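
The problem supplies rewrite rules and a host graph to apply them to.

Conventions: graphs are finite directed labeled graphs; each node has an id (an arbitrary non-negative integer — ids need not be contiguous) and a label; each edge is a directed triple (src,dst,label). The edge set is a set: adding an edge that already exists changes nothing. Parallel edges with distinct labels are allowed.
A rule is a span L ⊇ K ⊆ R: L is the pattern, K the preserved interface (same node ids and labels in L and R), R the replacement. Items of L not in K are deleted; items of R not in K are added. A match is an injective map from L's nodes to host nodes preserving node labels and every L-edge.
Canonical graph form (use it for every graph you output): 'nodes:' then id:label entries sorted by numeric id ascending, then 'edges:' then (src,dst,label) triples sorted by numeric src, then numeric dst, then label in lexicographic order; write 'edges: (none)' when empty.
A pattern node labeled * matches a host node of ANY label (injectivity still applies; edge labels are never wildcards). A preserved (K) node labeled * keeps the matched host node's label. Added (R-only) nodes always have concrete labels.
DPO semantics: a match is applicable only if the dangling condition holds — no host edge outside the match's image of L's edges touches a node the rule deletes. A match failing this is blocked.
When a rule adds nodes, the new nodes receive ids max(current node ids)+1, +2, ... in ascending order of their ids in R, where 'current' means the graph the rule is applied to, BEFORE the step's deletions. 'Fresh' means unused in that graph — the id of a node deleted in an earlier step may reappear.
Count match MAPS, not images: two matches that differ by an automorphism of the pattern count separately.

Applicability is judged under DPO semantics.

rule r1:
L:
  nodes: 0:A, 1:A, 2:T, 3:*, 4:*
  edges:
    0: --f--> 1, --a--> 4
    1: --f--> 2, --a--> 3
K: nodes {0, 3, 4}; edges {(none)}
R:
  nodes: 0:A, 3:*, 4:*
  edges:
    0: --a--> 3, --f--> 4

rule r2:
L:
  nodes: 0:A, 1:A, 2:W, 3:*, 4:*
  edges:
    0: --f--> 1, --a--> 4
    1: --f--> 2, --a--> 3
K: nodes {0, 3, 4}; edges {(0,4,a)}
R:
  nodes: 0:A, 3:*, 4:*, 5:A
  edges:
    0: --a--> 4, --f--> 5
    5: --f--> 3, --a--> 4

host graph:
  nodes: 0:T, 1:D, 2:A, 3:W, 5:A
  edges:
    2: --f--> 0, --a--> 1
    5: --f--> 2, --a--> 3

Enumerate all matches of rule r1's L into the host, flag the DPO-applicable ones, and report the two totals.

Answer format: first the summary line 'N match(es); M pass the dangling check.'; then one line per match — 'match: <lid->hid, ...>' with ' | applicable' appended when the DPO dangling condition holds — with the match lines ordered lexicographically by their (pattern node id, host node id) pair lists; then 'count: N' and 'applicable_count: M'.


1 match(es); 1 pass the dangling check.
match: 0->5, 1->2, 2->0, 3->1, 4->3 | applicable
count: 1
applicable_count: 1


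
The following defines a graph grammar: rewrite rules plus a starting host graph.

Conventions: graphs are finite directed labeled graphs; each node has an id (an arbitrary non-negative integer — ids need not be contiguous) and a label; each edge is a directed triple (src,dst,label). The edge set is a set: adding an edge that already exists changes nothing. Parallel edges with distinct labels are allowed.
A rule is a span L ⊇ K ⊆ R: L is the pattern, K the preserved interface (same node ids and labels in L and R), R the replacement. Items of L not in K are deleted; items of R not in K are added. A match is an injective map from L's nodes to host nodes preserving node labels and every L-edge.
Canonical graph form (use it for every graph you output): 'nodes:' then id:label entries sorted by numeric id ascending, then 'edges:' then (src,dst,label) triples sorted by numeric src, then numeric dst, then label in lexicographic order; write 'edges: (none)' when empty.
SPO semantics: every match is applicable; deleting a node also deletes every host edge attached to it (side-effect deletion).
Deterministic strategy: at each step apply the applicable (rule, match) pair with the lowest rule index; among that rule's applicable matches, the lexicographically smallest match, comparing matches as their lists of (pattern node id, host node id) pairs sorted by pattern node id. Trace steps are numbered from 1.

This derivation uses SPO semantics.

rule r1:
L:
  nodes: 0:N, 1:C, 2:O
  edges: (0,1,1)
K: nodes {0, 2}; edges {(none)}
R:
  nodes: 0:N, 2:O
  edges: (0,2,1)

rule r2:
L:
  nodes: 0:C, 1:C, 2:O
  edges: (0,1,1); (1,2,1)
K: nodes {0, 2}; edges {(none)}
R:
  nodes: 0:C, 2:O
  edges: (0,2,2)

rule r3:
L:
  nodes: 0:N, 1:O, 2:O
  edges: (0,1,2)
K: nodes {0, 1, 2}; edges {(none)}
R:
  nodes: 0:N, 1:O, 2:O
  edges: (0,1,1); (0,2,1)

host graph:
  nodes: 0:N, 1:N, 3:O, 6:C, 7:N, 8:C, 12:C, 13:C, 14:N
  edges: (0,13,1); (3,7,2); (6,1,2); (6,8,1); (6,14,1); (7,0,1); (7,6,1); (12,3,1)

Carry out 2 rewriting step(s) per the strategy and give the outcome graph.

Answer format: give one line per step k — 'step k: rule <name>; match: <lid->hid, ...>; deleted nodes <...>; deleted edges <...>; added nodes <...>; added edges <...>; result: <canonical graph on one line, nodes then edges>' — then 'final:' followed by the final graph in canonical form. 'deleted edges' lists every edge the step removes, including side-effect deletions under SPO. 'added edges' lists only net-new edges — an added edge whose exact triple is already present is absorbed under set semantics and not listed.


step 1: rule r1; match: 0->0, 1->13, 2->3; deleted nodes 13; deleted edges (0,13,1); added nodes (none); added edges (0,3,1); result: nodes: 0:N, 1:N, 3:O, 6:C, 7:N, 8:C, 12:C, 14:N edges: (0,3,1); (3,7,2); (6,1,2); (6,8,1); (6,14,1); (7,0,1); (7,6,1); (12,3,1)
step 2: rule r1; match: 0->7, 1->6, 2->3; deleted nodes 6; deleted edges (6,1,2); (6,8,1); (6,14,1); (7,6,1); added nodes (none); added edges (7,3,1); result: nodes: 0:N, 1:N, 3:O, 7:N, 8:C, 12:C, 14:N edges: (0,3,1); (3,7,2); (7,0,1); (7,3,1); (12,3,1)
final:
nodes: 0:N, 1:N, 3:O, 7:N, 8:C, 12:C, 14:N
edges: (0,3,1); (3,7,2); (7,0,1); (7,3,1); (12,3,1)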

════════════════

▸ WORK TO BE COMPLETED
Your answer should be one number: how many lines of the material include the word "rules".

▸ ANSWER TO THIS TASK
2